- _About this task_:
Would you copy out only the lines from the one with "On E: y^2 = x^3 + 4" to the end of the records, exactly as they stand?

Recorded data:
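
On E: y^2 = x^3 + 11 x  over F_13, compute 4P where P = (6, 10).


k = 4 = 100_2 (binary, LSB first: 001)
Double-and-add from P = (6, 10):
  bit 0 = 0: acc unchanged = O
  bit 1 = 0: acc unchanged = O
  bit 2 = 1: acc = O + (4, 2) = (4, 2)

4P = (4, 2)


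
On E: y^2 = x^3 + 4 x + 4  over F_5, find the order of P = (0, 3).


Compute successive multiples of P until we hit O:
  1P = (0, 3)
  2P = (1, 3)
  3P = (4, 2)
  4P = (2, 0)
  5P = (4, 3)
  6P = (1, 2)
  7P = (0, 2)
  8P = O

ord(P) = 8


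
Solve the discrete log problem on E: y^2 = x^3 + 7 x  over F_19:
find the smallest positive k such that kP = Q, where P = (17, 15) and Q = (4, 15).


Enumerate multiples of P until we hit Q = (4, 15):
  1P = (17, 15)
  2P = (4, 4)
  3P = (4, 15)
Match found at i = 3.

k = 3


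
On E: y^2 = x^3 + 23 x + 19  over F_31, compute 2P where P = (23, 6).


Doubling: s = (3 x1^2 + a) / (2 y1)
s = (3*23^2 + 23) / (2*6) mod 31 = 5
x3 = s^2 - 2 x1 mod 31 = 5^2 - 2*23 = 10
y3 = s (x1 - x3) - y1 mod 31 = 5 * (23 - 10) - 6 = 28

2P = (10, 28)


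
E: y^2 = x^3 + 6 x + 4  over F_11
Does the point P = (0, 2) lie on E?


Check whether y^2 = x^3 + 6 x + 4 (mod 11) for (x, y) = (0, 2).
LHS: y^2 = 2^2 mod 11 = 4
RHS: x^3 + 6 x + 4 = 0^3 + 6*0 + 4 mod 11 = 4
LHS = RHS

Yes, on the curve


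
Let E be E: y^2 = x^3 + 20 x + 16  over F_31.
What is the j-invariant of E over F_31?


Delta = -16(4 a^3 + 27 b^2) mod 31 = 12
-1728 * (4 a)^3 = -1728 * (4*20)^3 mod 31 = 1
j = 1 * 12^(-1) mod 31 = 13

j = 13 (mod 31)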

- _Your solution_:
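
On E: y^2 = x^3 + 4 x + 4  over F_5, find the order of P = (0, 3).


Compute successive multiples of P until we hit O:
  1P = (0, 3)
  2P = (1, 3)
  3P = (4, 2)
  4P = (2, 0)
  5P = (4, 3)
  6P = (1, 2)
  7P = (0, 2)
  8P = O

ord(P) = 8


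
Solve the discrete log problem on E: y^2 = x^3 + 7 x  over F_19:
find the smallest positive k such that kP = Q, where P = (17, 15) and Q = (4, 15).


Enumerate multiples of P until we hit Q = (4, 15):
  1P = (17, 15)
  2P = (4, 4)
  3P = (4, 15)
Match found at i = 3.

k = 3


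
On E: y^2 = x^3 + 23 x + 19  over F_31, compute 2P where P = (23, 6).


Doubling: s = (3 x1^2 + a) / (2 y1)
s = (3*23^2 + 23) / (2*6) mod 31 = 5
x3 = s^2 - 2 x1 mod 31 = 5^2 - 2*23 = 10
y3 = s (x1 - x3) - y1 mod 31 = 5 * (23 - 10) - 6 = 28

2P = (10, 28)


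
E: y^2 = x^3 + 6 x + 4  over F_11
Does the point P = (0, 2) lie on E?


Check whether y^2 = x^3 + 6 x + 4 (mod 11) for (x, y) = (0, 2).
LHS: y^2 = 2^2 mod 11 = 4
RHS: x^3 + 6 x + 4 = 0^3 + 6*0 + 4 mod 11 = 4
LHS = RHS

Yes, on the curve


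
Let E be E: y^2 = x^3 + 20 x + 16  over F_31.
What is the j-invariant of E over F_31?


Delta = -16(4 a^3 + 27 b^2) mod 31 = 12
-1728 * (4 a)^3 = -1728 * (4*20)^3 mod 31 = 1
j = 1 * 12^(-1) mod 31 = 13

j = 13 (mod 31)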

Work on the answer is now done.